■ **Description of the task**: Of all the entries below, only the lines from the one with "0.0 | 0.00 | 0.00 |" up to and including the one with "A wading gauging of the" are to be duplicated exactly.

■ **Records for this task**:

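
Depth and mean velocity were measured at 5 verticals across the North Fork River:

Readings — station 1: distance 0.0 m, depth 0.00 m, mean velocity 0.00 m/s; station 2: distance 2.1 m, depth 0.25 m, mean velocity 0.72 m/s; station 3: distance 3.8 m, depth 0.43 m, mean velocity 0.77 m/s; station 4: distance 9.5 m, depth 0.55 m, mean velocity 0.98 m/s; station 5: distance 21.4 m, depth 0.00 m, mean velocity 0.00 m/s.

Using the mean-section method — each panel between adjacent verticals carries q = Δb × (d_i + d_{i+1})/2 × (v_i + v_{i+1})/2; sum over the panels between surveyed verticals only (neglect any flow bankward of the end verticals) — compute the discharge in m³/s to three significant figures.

Panel 1-2: Δb = 2.1 m, d̄ = (0.00+0.25)/2 = 0.125, v̄ = (0.00+0.72)/2 = 0.36 → q = 2.1×0.125×0.36 = 0.09450 m³/s
Panel 2-3: Δb = 1.7 m, d̄ = (0.25+0.43)/2 = 0.34, v̄ = (0.72+0.77)/2 = 0.745 → q = 1.7×0.34×0.745 = 0.4306 m³/s
Panel 3-4: Δb = 5.7 m, d̄ = (0.43+0.55)/2 = 0.49, v̄ = (0.77+0.98)/2 = 0.875 → q = 5.7×0.49×0.875 = 2.444 m³/s
Panel 4-5: Δb = 11.9 m, d̄ = (0.55+0.00)/2 = 0.275, v̄ = (0.98+0.00)/2 = 0.49 → q = 11.9×0.275×0.49 = 1.604 m³/s
Q = Σ q = 4.573 m³/s

4.57 m³/s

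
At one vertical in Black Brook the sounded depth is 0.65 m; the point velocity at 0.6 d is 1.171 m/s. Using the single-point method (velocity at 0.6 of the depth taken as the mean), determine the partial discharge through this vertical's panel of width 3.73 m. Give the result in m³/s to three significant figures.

2.84 m³/s

v̄ = v₀.₆ = 1.171 m/s
q = v̄ × d × w = 1.171 × 0.65 × 3.73 = 2.839 m³/s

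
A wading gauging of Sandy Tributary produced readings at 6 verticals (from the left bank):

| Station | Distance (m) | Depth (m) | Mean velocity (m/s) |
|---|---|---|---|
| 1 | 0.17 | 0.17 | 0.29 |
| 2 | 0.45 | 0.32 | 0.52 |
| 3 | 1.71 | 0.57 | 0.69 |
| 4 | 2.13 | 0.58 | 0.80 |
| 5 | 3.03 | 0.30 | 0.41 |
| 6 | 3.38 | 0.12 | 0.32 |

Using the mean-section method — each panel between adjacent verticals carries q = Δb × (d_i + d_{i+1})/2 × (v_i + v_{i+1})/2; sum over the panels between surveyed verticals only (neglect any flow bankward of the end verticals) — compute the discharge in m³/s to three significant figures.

0.813 m³/s

Panel 1-2: Δb = 0.28 m, d̄ = (0.17+0.32)/2 = 0.245, v̄ = (0.29+0.52)/2 = 0.405 → q = 0.28×0.245×0.405 = 0.02778 m³/s
Panel 2-3: Δb = 1.26 m, d̄ = (0.32+0.57)/2 = 0.445, v̄ = (0.52+0.69)/2 = 0.605 → q = 1.26×0.445×0.605 = 0.3392 m³/s
Panel 3-4: Δb = 0.42 m, d̄ = (0.57+0.58)/2 = 0.575, v̄ = (0.69+0.80)/2 = 0.745 → q = 0.42×0.575×0.745 = 0.1799 m³/s
Panel 4-5: Δb = 0.9 m, d̄ = (0.58+0.30)/2 = 0.44, v̄ = (0.80+0.41)/2 = 0.605 → q = 0.9×0.44×0.605 = 0.2396 m³/s
Panel 5-6: Δb = 0.35 m, d̄ = (0.30+0.12)/2 = 0.21, v̄ = (0.41+0.32)/2 = 0.365 → q = 0.35×0.21×0.365 = 0.02683 m³/s
Q = Σ q = 0.8133 m³/s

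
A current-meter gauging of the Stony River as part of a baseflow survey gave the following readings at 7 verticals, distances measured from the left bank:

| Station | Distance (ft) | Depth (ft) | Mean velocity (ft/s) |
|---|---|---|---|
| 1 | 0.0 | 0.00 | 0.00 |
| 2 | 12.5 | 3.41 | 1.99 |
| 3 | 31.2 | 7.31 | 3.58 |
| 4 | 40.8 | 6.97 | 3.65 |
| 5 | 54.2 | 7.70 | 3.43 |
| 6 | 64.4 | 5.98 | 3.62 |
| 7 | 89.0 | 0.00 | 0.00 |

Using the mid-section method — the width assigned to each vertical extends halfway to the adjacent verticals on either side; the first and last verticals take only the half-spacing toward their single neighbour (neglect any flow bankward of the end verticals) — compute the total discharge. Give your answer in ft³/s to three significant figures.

1460 ft³/s

w_2 = (31.2 − 0.0)/2 = 15.6 ft; q_2 = 1.99 × 3.41 × 15.6 = 105.9 ft³/s
w_3 = (40.8 − 12.5)/2 = 14.15 ft; q_3 = 3.58 × 7.31 × 14.15 = 370.3 ft³/s
w_4 = (54.2 − 31.2)/2 = 11.5 ft; q_4 = 3.65 × 6.97 × 11.5 = 292.6 ft³/s
w_5 = (64.4 − 40.8)/2 = 11.8 ft; q_5 = 3.43 × 7.70 × 11.8 = 311.6 ft³/s
w_6 = (89.0 − 54.2)/2 = 17.4 ft; q_6 = 3.62 × 5.98 × 17.4 = 376.7 ft³/s
Stations 1, 7 contribute zero (depth or velocity is 0).
Q = Σ qᵢ = 1457 ft³/s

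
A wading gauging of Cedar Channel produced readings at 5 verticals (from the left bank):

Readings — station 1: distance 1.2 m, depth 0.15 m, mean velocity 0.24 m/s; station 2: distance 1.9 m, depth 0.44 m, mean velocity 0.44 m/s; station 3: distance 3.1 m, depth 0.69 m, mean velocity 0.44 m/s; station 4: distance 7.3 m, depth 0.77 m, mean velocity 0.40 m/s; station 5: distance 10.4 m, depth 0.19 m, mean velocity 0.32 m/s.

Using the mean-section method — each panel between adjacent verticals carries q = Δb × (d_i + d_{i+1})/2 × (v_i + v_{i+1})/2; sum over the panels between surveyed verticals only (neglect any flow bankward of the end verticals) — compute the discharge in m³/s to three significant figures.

Panel 1-2: Δb = 0.7 m, d̄ = (0.15+0.44)/2 = 0.295, v̄ = (0.24+0.44)/2 = 0.34 → q = 0.7×0.295×0.34 = 0.07021 m³/s
Panel 2-3: Δb = 1.2 m, d̄ = (0.44+0.69)/2 = 0.565, v̄ = (0.44+0.44)/2 = 0.44 → q = 1.2×0.565×0.44 = 0.2983 m³/s
Panel 3-4: Δb = 4.2 m, d̄ = (0.69+0.77)/2 = 0.73, v̄ = (0.44+0.40)/2 = 0.42 → q = 4.2×0.73×0.42 = 1.288 m³/s
Panel 4-5: Δb = 3.1 m, d̄ = (0.77+0.19)/2 = 0.48, v̄ = (0.40+0.32)/2 = 0.36 → q = 3.1×0.48×0.36 = 0.5357 m³/s
Q = Σ q = 2.192 m³/s

2.19 m³/s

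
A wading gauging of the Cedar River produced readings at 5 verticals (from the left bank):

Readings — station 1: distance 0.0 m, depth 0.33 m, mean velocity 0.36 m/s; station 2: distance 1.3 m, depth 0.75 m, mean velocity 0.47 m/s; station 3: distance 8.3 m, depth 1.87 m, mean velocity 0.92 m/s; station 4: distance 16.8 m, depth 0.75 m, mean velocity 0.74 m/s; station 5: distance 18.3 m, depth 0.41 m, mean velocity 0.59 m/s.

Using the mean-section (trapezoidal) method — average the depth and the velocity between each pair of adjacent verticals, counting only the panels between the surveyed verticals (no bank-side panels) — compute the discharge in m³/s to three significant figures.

16.5 m³/s

Panel 1-2: Δb = 1.3 m, d̄ = (0.33+0.75)/2 = 0.54, v̄ = (0.36+0.47)/2 = 0.415 → q = 1.3×0.54×0.415 = 0.2913 m³/s
Panel 2-3: Δb = 7 m, d̄ = (0.75+1.87)/2 = 1.31, v̄ = (0.47+0.92)/2 = 0.695 → q = 7×1.31×0.695 = 6.373 m³/s
Panel 3-4: Δb = 8.5 m, d̄ = (1.87+0.75)/2 = 1.31, v̄ = (0.92+0.74)/2 = 0.83 → q = 8.5×1.31×0.83 = 9.242 m³/s
Panel 4-5: Δb = 1.5 m, d̄ = (0.75+0.41)/2 = 0.58, v̄ = (0.74+0.59)/2 = 0.665 → q = 1.5×0.58×0.665 = 0.5786 m³/s
Q = Σ q = 16.49 m³/s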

■ **Final answer**:
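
| 1 | 0.0 | 0.00 | 0.00 |
| 2 | 12.5 | 3.41 | 1.99 |
| 3 | 31.2 | 7.31 | 3.58 |
| 4 | 40.8 | 6.97 | 3.65 |
| 5 | 54.2 | 7.70 | 3.43 |
| 6 | 64.4 | 5.98 | 3.62 |
| 7 | 89.0 | 0.00 | 0.00 |

Using the mid-section method — the width assigned to each vertical extends halfway to the adjacent verticals on either side; the first and last verticals take only the half-spacing toward their single neighbour (neglect any flow bankward of the end verticals) — compute the total discharge. Give your answer in ft³/s to three significant figures.

1460 ft³/s

w_2 = (31.2 − 0.0)/2 = 15.6 ft; q_2 = 1.99 × 3.41 × 15.6 = 105.9 ft³/s
w_3 = (40.8 − 12.5)/2 = 14.15 ft; q_3 = 3.58 × 7.31 × 14.15 = 370.3 ft³/s
w_4 = (54.2 − 31.2)/2 = 11.5 ft; q_4 = 3.65 × 6.97 × 11.5 = 292.6 ft³/s
w_5 = (64.4 − 40.8)/2 = 11.8 ft; q_5 = 3.43 × 7.70 × 11.8 = 311.6 ft³/s
w_6 = (89.0 − 54.2)/2 = 17.4 ft; q_6 = 3.62 × 5.98 × 17.4 = 376.7 ft³/s
Stations 1, 7 contribute zero (depth or velocity is 0).
Q = Σ qᵢ = 1457 ft³/s

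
A wading gauging of Cedar Channel produced readings at 5 verticals (from the left bank):

Readings — station 1: distance 1.2 m, depth 0.15 m, mean velocity 0.24 m/s; station 2: distance 1.9 m, depth 0.44 m, mean velocity 0.44 m/s; station 3: distance 3.1 m, depth 0.69 m, mean velocity 0.44 m/s; station 4: distance 7.3 m, depth 0.77 m, mean velocity 0.40 m/s; station 5: distance 10.4 m, depth 0.19 m, mean velocity 0.32 m/s.

Using the mean-section method — each panel between adjacent verticals carries q = Δb × (d_i + d_{i+1})/2 × (v_i + v_{i+1})/2; sum over the panels between surveyed verticals only (neglect any flow bankward of the end verticals) — compute the discharge in m³/s to three significant figures.

Panel 1-2: Δb = 0.7 m, d̄ = (0.15+0.44)/2 = 0.295, v̄ = (0.24+0.44)/2 = 0.34 → q = 0.7×0.295×0.34 = 0.07021 m³/s
Panel 2-3: Δb = 1.2 m, d̄ = (0.44+0.69)/2 = 0.565, v̄ = (0.44+0.44)/2 = 0.44 → q = 1.2×0.565×0.44 = 0.2983 m³/s
Panel 3-4: Δb = 4.2 m, d̄ = (0.69+0.77)/2 = 0.73, v̄ = (0.44+0.40)/2 = 0.42 → q = 4.2×0.73×0.42 = 1.288 m³/s
Panel 4-5: Δb = 3.1 m, d̄ = (0.77+0.19)/2 = 0.48, v̄ = (0.40+0.32)/2 = 0.36 → q = 3.1×0.48×0.36 = 0.5357 m³/s
Q = Σ q = 2.192 m³/s

2.19 m³/s

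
A wading gauging of the Cedar River produced readings at 5 verticals (from the left bank):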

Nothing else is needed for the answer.